All of the entries should be returned without a single change.
-- -- --
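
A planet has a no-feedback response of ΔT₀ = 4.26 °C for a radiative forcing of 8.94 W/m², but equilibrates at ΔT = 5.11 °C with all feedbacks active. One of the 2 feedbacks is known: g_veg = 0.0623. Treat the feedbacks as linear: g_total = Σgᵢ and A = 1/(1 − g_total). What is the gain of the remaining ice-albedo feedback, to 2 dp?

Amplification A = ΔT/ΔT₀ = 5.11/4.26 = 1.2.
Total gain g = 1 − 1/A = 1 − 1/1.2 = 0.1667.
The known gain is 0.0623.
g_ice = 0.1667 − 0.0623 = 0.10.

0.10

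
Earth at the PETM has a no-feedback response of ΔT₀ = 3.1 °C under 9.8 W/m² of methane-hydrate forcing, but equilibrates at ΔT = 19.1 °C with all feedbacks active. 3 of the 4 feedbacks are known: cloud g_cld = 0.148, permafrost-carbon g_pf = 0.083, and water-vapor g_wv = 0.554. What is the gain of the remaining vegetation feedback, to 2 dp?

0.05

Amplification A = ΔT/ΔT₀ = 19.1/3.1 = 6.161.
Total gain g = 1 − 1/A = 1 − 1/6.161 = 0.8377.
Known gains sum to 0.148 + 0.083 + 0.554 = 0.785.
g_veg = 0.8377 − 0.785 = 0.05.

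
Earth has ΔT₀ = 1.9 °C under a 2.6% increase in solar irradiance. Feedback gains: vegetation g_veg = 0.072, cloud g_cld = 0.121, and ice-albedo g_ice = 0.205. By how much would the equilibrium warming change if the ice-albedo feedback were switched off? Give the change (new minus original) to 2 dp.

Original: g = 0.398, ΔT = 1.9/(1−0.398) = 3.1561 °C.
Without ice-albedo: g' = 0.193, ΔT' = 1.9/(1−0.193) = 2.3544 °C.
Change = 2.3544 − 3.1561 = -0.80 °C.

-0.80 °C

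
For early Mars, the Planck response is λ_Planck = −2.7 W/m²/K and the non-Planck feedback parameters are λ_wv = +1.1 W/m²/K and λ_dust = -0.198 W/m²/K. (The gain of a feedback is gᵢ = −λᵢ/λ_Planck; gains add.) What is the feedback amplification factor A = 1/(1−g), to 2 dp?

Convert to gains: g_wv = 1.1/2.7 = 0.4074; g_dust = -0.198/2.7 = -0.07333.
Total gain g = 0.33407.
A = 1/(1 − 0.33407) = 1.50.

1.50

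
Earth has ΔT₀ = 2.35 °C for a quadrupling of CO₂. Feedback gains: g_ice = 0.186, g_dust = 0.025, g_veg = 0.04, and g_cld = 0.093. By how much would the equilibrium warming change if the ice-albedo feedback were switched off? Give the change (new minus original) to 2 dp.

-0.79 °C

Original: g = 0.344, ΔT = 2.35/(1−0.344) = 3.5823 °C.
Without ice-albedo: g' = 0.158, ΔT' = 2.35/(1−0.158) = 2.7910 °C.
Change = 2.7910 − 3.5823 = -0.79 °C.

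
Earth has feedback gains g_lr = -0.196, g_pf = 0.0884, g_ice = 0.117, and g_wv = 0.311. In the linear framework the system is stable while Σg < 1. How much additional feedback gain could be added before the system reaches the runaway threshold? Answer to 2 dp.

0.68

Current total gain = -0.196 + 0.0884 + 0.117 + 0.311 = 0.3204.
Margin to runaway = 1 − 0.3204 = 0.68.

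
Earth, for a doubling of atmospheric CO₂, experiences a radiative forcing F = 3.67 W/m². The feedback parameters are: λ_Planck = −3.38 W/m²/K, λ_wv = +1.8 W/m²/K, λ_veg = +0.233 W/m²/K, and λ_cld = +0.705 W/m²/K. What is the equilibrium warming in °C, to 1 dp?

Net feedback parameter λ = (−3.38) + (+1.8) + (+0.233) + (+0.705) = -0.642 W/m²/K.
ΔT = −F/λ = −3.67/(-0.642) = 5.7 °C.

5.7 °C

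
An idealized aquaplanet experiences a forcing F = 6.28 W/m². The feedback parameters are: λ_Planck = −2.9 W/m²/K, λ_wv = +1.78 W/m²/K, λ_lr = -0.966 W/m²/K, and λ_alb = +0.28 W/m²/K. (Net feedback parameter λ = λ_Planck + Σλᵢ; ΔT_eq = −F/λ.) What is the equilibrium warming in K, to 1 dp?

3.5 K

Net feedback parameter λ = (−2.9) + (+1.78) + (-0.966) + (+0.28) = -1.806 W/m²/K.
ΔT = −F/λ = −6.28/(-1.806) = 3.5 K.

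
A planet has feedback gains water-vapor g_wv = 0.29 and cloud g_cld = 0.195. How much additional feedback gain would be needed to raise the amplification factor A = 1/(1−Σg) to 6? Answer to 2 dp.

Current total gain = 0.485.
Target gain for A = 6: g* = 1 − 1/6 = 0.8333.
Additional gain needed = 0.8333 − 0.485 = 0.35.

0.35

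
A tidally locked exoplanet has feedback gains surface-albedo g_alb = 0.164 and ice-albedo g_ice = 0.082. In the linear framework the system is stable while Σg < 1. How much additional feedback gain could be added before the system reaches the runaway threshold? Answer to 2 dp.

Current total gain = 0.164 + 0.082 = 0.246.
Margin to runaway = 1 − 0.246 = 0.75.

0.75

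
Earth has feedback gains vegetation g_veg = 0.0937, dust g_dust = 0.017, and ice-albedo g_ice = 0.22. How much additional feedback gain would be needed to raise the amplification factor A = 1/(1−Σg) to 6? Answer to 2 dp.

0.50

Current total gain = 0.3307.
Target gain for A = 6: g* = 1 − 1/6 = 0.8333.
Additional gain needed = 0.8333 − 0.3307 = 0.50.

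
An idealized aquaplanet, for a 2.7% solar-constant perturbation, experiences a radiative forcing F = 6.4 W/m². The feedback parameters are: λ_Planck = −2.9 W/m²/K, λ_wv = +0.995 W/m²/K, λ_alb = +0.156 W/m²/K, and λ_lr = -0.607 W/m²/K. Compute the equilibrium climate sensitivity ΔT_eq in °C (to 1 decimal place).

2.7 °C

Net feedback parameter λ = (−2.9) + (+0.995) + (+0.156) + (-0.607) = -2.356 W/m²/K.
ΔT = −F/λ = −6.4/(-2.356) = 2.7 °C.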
-- -- --
● Exercise result
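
A planet has a no-feedback response of ΔT₀ = 4.26 °C for a radiative forcing of 8.94 W/m², but equilibrates at ΔT = 5.11 °C with all feedbacks active. One of the 2 feedbacks is known: g_veg = 0.0623. Treat the feedbacks as linear: g_total = Σgᵢ and A = 1/(1 − g_total). What is the gain of the remaining ice-albedo feedback, to 2 dp?

Amplification A = ΔT/ΔT₀ = 5.11/4.26 = 1.2.
Total gain g = 1 − 1/A = 1 − 1/1.2 = 0.1667.
The known gain is 0.0623.
g_ice = 0.1667 − 0.0623 = 0.10.

0.10

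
Earth at the PETM has a no-feedback response of ΔT₀ = 3.1 °C under 9.8 W/m² of methane-hydrate forcing, but equilibrates at ΔT = 19.1 °C with all feedbacks active. 3 of the 4 feedbacks are known: cloud g_cld = 0.148, permafrost-carbon g_pf = 0.083, and water-vapor g_wv = 0.554. What is the gain of the remaining vegetation feedback, to 2 dp?

0.05

Amplification A = ΔT/ΔT₀ = 19.1/3.1 = 6.161.
Total gain g = 1 − 1/A = 1 − 1/6.161 = 0.8377.
Known gains sum to 0.148 + 0.083 + 0.554 = 0.785.
g_veg = 0.8377 − 0.785 = 0.05.

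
Earth has ΔT₀ = 1.9 °C under a 2.6% increase in solar irradiance. Feedback gains: vegetation g_veg = 0.072, cloud g_cld = 0.121, and ice-albedo g_ice = 0.205. By how much would the equilibrium warming change if the ice-albedo feedback were switched off? Give the change (new minus original) to 2 dp.

Original: g = 0.398, ΔT = 1.9/(1−0.398) = 3.1561 °C.
Without ice-albedo: g' = 0.193, ΔT' = 1.9/(1−0.193) = 2.3544 °C.
Change = 2.3544 − 3.1561 = -0.80 °C.

-0.80 °C

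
For early Mars, the Planck response is λ_Planck = −2.7 W/m²/K and the non-Planck feedback parameters are λ_wv = +1.1 W/m²/K and λ_dust = -0.198 W/m²/K. (The gain of a feedback is gᵢ = −λᵢ/λ_Planck; gains add.) What is the feedback amplification factor A = 1/(1−g), to 2 dp?

Convert to gains: g_wv = 1.1/2.7 = 0.4074; g_dust = -0.198/2.7 = -0.07333.
Total gain g = 0.33407.
A = 1/(1 − 0.33407) = 1.50.

1.50

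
Earth has ΔT₀ = 2.35 °C for a quadrupling of CO₂. Feedback gains: g_ice = 0.186, g_dust = 0.025, g_veg = 0.04, and g_cld = 0.093. By how much would the equilibrium warming change if the ice-albedo feedback were switched off? Give the change (new minus original) to 2 dp.

-0.79 °C

Original: g = 0.344, ΔT = 2.35/(1−0.344) = 3.5823 °C.
Without ice-albedo: g' = 0.158, ΔT' = 2.35/(1−0.158) = 2.7910 °C.
Change = 2.7910 − 3.5823 = -0.79 °C.

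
Earth has feedback gains g_lr = -0.196, g_pf = 0.0884, g_ice = 0.117, and g_wv = 0.311. In the linear framework the system is stable while Σg < 1. How much additional feedback gain could be added before the system reaches the runaway threshold? Answer to 2 dp.

0.68

Current total gain = -0.196 + 0.0884 + 0.117 + 0.311 = 0.3204.
Margin to runaway = 1 − 0.3204 = 0.68.

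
Earth, for a doubling of atmospheric CO₂, experiences a radiative forcing F = 3.67 W/m². The feedback parameters are: λ_Planck = −3.38 W/m²/K, λ_wv = +1.8 W/m²/K, λ_veg = +0.233 W/m²/K, and λ_cld = +0.705 W/m²/K. What is the equilibrium warming in °C, to 1 dp?

Net feedback parameter λ = (−3.38) + (+1.8) + (+0.233) + (+0.705) = -0.642 W/m²/K.
ΔT = −F/λ = −3.67/(-0.642) = 5.7 °C.

5.7 °C

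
An idealized aquaplanet experiences a forcing F = 6.28 W/m². The feedback parameters are: λ_Planck = −2.9 W/m²/K, λ_wv = +1.78 W/m²/K, λ_lr = -0.966 W/m²/K, and λ_alb = +0.28 W/m²/K. (Net feedback parameter λ = λ_Planck + Σλᵢ; ΔT_eq = −F/λ.) What is the equilibrium warming in K, to 1 dp?

3.5 K

Net feedback parameter λ = (−2.9) + (+1.78) + (-0.966) + (+0.28) = -1.806 W/m²/K.
ΔT = −F/λ = −6.28/(-1.806) = 3.5 K.

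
A planet has feedback gains water-vapor g_wv = 0.29 and cloud g_cld = 0.195. How much additional feedback gain would be needed to raise the amplification factor A = 1/(1−Σg) to 6? Answer to 2 dp.

Current total gain = 0.485.
Target gain for A = 6: g* = 1 − 1/6 = 0.8333.
Additional gain needed = 0.8333 − 0.485 = 0.35.

0.35

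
A tidally locked exoplanet has feedback gains surface-albedo g_alb = 0.164 and ice-albedo g_ice = 0.082. In the linear framework the system is stable while Σg < 1. How much additional feedback gain could be added before the system reaches the runaway threshold? Answer to 2 dp.

Current total gain = 0.164 + 0.082 = 0.246.
Margin to runaway = 1 − 0.246 = 0.75.

0.75

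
Earth has feedback gains vegetation g_veg = 0.0937, dust g_dust = 0.017, and ice-albedo g_ice = 0.22. How much additional feedback gain would be needed to raise the amplification factor A = 1/(1−Σg) to 6? Answer to 2 dp.

0.50

Current total gain = 0.3307.
Target gain for A = 6: g* = 1 − 1/6 = 0.8333.
Additional gain needed = 0.8333 − 0.3307 = 0.50.

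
An idealized aquaplanet, for a 2.7% solar-constant perturbation, experiences a radiative forcing F = 6.4 W/m². The feedback parameters are: λ_Planck = −2.9 W/m²/K, λ_wv = +0.995 W/m²/K, λ_alb = +0.156 W/m²/K, and λ_lr = -0.607 W/m²/K. Compute the equilibrium climate sensitivity ΔT_eq in °C (to 1 decimal place).

2.7 °C

Net feedback parameter λ = (−2.9) + (+0.995) + (+0.156) + (-0.607) = -2.356 W/m²/K.
ΔT = −F/λ = −6.4/(-2.356) = 2.7 °C.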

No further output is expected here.